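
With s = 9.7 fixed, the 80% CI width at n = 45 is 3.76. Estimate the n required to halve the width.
n ≈ 180

CI width ∝ 1/√n
To reduce width by factor 2, need √n to grow by 2 → need 2² = 4 times as many samples.

Current: n = 45, width = 3.76
New: n = 180, width ≈ 1.86

Width reduced by factor of 3.76/1.86 = 2.02.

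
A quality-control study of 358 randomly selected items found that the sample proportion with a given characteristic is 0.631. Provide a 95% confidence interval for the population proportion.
(0.581, 0.681)

Proportion CI:
SE = √(p̂(1-p̂)/n) = √(0.631 · 0.369 / 358) = 0.02550

z* = 1.960
Margin = z* · SE = 1.960 · 0.02550 = 0.0500

CI: 0.631 ± 0.0500 = (0.581, 0.681)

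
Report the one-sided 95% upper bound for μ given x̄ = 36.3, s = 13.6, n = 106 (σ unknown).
μ ≤ 38.49

Upper bound (one-sided):
t* = 1.659 (one-sided for 95%)
Upper bound = x̄ + t* · s/√n = 36.3 + 1.659 · 13.6/√106 = 38.49

We are 95% confident that μ ≤ 38.49.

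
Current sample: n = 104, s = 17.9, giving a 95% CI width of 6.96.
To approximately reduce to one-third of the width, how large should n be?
n ≈ 936

CI width ∝ 1/√n
To reduce width by factor 3, need √n to grow by 3 → need 3² = 9 times as many samples.

Current: n = 104, width = 6.96
New: n = 936, width ≈ 2.30

Width reduced by factor of 6.96/2.30 = 3.03.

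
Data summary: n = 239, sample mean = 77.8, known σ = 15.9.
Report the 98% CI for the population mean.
(75.41, 80.19)

z-interval (σ known):
z* = 2.326 for 98% confidence

Margin of error = z* · σ/√n = 2.326 · 15.9/√239 = 2.39

CI: (77.8 - 2.39, 77.8 + 2.39) = (75.41, 80.19)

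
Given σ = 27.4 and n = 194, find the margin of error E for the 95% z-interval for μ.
Margin of error = 3.86

Margin of error = z* · σ/√n
= 1.960 · 27.4/√194
= 1.960 · 27.4/13.9284
= 3.86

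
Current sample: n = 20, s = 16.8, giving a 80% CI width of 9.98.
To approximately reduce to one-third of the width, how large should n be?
n ≈ 180

CI width ∝ 1/√n
To reduce width by factor 3, need √n to grow by 3 → need 3² = 9 times as many samples.

Current: n = 20, width = 9.98
New: n = 180, width ≈ 3.22

Width reduced by factor of 9.98/3.22 = 3.10.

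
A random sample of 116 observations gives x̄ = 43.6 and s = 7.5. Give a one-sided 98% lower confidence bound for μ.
μ ≥ 42.15

Lower bound (one-sided):
t* = 2.077 (one-sided for 98%)
Lower bound = x̄ - t* · s/√n = 43.6 - 2.077 · 7.5/√116 = 42.15

We are 98% confident that μ ≥ 42.15.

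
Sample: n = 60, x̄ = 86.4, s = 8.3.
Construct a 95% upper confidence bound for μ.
μ ≤ 88.19

Upper bound (one-sided):
t* = 1.671 (one-sided for 95%)
Upper bound = x̄ + t* · s/√n = 86.4 + 1.671 · 8.3/√60 = 88.19

We are 95% confident that μ ≤ 88.19.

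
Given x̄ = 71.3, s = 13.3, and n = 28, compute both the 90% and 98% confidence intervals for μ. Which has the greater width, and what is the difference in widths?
98% CI is wider by 3.87

df = 27
90% CI: t* = 1.703, (67.02, 75.58), width = 2 · t* · s/√n = 8.56
98% CI: t* = 2.473, (65.08, 77.52), width = 2 · t* · s/√n = 12.43

The 98% CI is wider by 12.43 - 8.56 = 3.87.
Higher confidence requires a wider interval.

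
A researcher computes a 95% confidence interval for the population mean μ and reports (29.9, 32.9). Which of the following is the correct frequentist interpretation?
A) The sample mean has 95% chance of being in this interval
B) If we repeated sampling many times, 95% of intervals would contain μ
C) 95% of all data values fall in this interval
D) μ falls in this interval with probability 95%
B

A) Wrong — x̄ is observed and sits in the interval by construction.
B) Correct — this is the frequentist long-run coverage interpretation.
C) Wrong — a CI is about the parameter μ, not individual data values.
D) Wrong — μ is fixed; the randomness lives in the interval, not in μ.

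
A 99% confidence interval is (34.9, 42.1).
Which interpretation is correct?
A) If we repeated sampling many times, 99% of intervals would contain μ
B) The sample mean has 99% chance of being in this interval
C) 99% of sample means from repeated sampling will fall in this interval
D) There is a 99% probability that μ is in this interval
A

A) Correct — this is the frequentist long-run coverage interpretation.
B) Wrong — x̄ is observed and sits in the interval by construction.
C) Wrong — coverage applies to intervals containing μ, not to future x̄ values.
D) Wrong — μ is fixed; the randomness lives in the interval, not in μ.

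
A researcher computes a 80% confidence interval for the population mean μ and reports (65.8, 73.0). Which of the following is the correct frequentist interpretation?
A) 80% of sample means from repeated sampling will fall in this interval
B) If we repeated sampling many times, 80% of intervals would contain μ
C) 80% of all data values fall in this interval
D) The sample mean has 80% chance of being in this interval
B

A) Wrong — coverage applies to intervals containing μ, not to future x̄ values.
B) Correct — this is the frequentist long-run coverage interpretation.
C) Wrong — a CI is about the parameter μ, not individual data values.
D) Wrong — x̄ is observed and sits in the interval by construction.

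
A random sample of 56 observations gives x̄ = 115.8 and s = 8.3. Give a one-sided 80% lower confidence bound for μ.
μ ≥ 114.86

Lower bound (one-sided):
t* = 0.848 (one-sided for 80%)
Lower bound = x̄ - t* · s/√n = 115.8 - 0.848 · 8.3/√56 = 114.86

We are 80% confident that μ ≥ 114.86.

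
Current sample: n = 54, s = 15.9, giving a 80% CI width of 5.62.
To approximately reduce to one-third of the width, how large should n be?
n ≈ 486

CI width ∝ 1/√n
To reduce width by factor 3, need √n to grow by 3 → need 3² = 9 times as many samples.

Current: n = 54, width = 5.62
New: n = 486, width ≈ 1.85

Width reduced by factor of 5.62/1.85 = 3.04.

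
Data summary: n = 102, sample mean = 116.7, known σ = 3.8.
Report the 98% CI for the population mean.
(115.82, 117.58)

z-interval (σ known):
z* = 2.326 for 98% confidence

Margin of error = z* · σ/√n = 2.326 · 3.8/√102 = 0.88

CI: (116.7 - 0.88, 116.7 + 0.88) = (115.82, 117.58)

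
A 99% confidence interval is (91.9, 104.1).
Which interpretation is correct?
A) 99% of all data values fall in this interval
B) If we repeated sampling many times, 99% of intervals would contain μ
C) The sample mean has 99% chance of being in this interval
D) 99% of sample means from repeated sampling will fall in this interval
B

A) Wrong — a CI is about the parameter μ, not individual data values.
B) Correct — this is the frequentist long-run coverage interpretation.
C) Wrong — x̄ is observed and sits in the interval by construction.
D) Wrong — coverage applies to intervals containing μ, not to future x̄ values.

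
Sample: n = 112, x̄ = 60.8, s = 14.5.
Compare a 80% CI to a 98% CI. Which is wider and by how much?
98% CI is wider by 2.94

df = 111
80% CI: t* = 1.289, (59.03, 62.57), width = 2 · t* · s/√n = 3.53
98% CI: t* = 2.360, (57.57, 64.03), width = 2 · t* · s/√n = 6.47

The 98% CI is wider by 6.47 - 3.53 = 2.94.
Higher confidence requires a wider interval.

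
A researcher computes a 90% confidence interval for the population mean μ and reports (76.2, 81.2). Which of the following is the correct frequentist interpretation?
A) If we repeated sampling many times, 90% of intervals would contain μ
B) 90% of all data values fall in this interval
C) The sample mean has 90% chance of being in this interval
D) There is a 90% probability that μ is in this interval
A

A) Correct — this is the frequentist long-run coverage interpretation.
B) Wrong — a CI is about the parameter μ, not individual data values.
C) Wrong — x̄ is observed and sits in the interval by construction.
D) Wrong — μ is fixed; the randomness lives in the interval, not in μ.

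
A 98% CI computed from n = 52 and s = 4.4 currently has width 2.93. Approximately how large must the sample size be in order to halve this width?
n ≈ 208

CI width ∝ 1/√n
To reduce width by factor 2, need √n to grow by 2 → need 2² = 4 times as many samples.

Current: n = 52, width = 2.93
New: n = 208, width ≈ 1.43

Width reduced by factor of 2.93/1.43 = 2.05.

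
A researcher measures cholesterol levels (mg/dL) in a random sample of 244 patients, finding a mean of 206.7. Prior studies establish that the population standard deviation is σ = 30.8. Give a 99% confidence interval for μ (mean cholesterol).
(201.62, 211.78)

z-interval (σ known):
z* = 2.576 for 99% confidence

Margin of error = z* · σ/√n = 2.576 · 30.8/√244 = 5.08

CI: (206.7 - 5.08, 206.7 + 5.08) = (201.62, 211.78)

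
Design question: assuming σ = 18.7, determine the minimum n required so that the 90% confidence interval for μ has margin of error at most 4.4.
n ≥ 49

For margin E ≤ 4.4:
n ≥ (z* · σ / E)²
n ≥ (1.645 · 18.7 / 4.4)²
n ≥ 48.88

Minimum n = 49 (rounding up)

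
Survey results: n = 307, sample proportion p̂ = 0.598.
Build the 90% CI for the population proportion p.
(0.552, 0.644)

Proportion CI:
SE = √(p̂(1-p̂)/n) = √(0.598 · 0.402 / 307) = 0.02798

z* = 1.645
Margin = z* · SE = 1.645 · 0.02798 = 0.0460

CI: 0.598 ± 0.0460 = (0.552, 0.644)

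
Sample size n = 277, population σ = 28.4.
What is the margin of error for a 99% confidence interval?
Margin of error = 4.40

Margin of error = z* · σ/√n
= 2.576 · 28.4/√277
= 2.576 · 28.4/16.6433
= 4.40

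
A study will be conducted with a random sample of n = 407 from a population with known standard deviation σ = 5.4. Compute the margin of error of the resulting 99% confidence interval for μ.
Margin of error = 0.69

Margin of error = z* · σ/√n
= 2.576 · 5.4/√407
= 2.576 · 5.4/20.1742
= 0.69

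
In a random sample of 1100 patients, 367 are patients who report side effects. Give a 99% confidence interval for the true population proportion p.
(0.297, 0.370)

Proportion CI:
p̂ = 367/1100 = 0.33364
SE = √(p̂(1-p̂)/n) = √(0.33364 · 0.66636 / 1100) = 0.01422

z* = 2.576
Margin = z* · SE = 2.576 · 0.01422 = 0.0366

CI: 0.33364 ± 0.0366 = (0.297, 0.370)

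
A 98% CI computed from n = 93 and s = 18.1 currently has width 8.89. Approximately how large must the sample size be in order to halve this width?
n ≈ 372

CI width ∝ 1/√n
To reduce width by factor 2, need √n to grow by 2 → need 2² = 4 times as many samples.

Current: n = 93, width = 8.89
New: n = 372, width ≈ 4.38

Width reduced by factor of 8.89/4.38 = 2.03.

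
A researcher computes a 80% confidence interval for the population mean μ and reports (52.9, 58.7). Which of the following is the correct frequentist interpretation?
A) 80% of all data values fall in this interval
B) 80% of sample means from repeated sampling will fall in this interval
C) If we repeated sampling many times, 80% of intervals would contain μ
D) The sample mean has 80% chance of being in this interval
C

A) Wrong — a CI is about the parameter μ, not individual data values.
B) Wrong — coverage applies to intervals containing μ, not to future x̄ values.
C) Correct — this is the frequentist long-run coverage interpretation.
D) Wrong — x̄ is observed and sits in the interval by construction.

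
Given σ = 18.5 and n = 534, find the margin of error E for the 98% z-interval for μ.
Margin of error = 1.86

Margin of error = z* · σ/√n
= 2.326 · 18.5/√534
= 2.326 · 18.5/23.1084
= 1.86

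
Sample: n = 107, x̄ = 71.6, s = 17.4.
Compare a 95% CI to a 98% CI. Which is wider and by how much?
98% CI is wider by 1.28

df = 106
95% CI: t* = 1.983, (68.26, 74.94), width = 2 · t* · s/√n = 6.67
98% CI: t* = 2.362, (67.63, 75.57), width = 2 · t* · s/√n = 7.95

The 98% CI is wider by 7.95 - 6.67 = 1.28.
Higher confidence requires a wider interval.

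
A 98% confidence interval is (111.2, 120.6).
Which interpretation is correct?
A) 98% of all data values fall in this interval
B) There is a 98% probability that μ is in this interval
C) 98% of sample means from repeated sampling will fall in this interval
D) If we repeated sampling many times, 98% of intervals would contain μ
D

A) Wrong — a CI is about the parameter μ, not individual data values.
B) Wrong — μ is fixed; the randomness lives in the interval, not in μ.
C) Wrong — coverage applies to intervals containing μ, not to future x̄ values.
D) Correct — this is the frequentist long-run coverage interpretation.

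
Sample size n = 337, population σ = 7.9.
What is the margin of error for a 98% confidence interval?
Margin of error = 1.00

Margin of error = z* · σ/√n
= 2.326 · 7.9/√337
= 2.326 · 7.9/18.3576
= 1.00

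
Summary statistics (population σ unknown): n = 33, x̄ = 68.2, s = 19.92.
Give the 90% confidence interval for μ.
(62.33, 74.07)

t-interval (σ unknown):
df = n - 1 = 32
t* = 1.694 for 90% confidence

Margin of error = t* · s/√n = 1.694 · 19.92/√33 = 5.87

CI: (62.33, 74.07)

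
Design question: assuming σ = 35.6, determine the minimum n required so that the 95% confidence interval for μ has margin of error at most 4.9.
n ≥ 203

For margin E ≤ 4.9:
n ≥ (z* · σ / E)²
n ≥ (1.960 · 35.6 / 4.9)²
n ≥ 202.78

Minimum n = 203 (rounding up)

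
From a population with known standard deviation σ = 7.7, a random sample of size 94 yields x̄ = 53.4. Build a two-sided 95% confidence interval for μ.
(51.84, 54.96)

z-interval (σ known):
z* = 1.960 for 95% confidence

Margin of error = z* · σ/√n = 1.960 · 7.7/√94 = 1.56

CI: (53.4 - 1.56, 53.4 + 1.56) = (51.84, 54.96)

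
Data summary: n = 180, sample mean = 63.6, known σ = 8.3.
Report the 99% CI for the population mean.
(62.01, 65.19)

z-interval (σ known):
z* = 2.576 for 99% confidence

Margin of error = z* · σ/√n = 2.576 · 8.3/√180 = 1.59

CI: (63.6 - 1.59, 63.6 + 1.59) = (62.01, 65.19)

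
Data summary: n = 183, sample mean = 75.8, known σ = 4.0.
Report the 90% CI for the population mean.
(75.31, 76.29)

z-interval (σ known):
z* = 1.645 for 90% confidence

Margin of error = z* · σ/√n = 1.645 · 4.0/√183 = 0.49

CI: (75.8 - 0.49, 75.8 + 0.49) = (75.31, 76.29)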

────────

*Work request*:
Copy out precisely those lines which run from the one containing "Data summary: n = 180, sample" to the end of the material.

*Result of this exercise*:
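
Data summary: n = 180, sample mean = 63.6, known σ = 8.3.
Report the 99% CI for the population mean.
(62.01, 65.19)

z-interval (σ known):
z* = 2.576 for 99% confidence

Margin of error = z* · σ/√n = 2.576 · 8.3/√180 = 1.59

CI: (63.6 - 1.59, 63.6 + 1.59) = (62.01, 65.19)

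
Data summary: n = 183, sample mean = 75.8, known σ = 4.0.
Report the 90% CI for the population mean.
(75.31, 76.29)

z-interval (σ known):
z* = 1.645 for 90% confidence

Margin of error = z* · σ/√n = 1.645 · 4.0/√183 = 0.49

CI: (75.8 - 0.49, 75.8 + 0.49) = (75.31, 76.29)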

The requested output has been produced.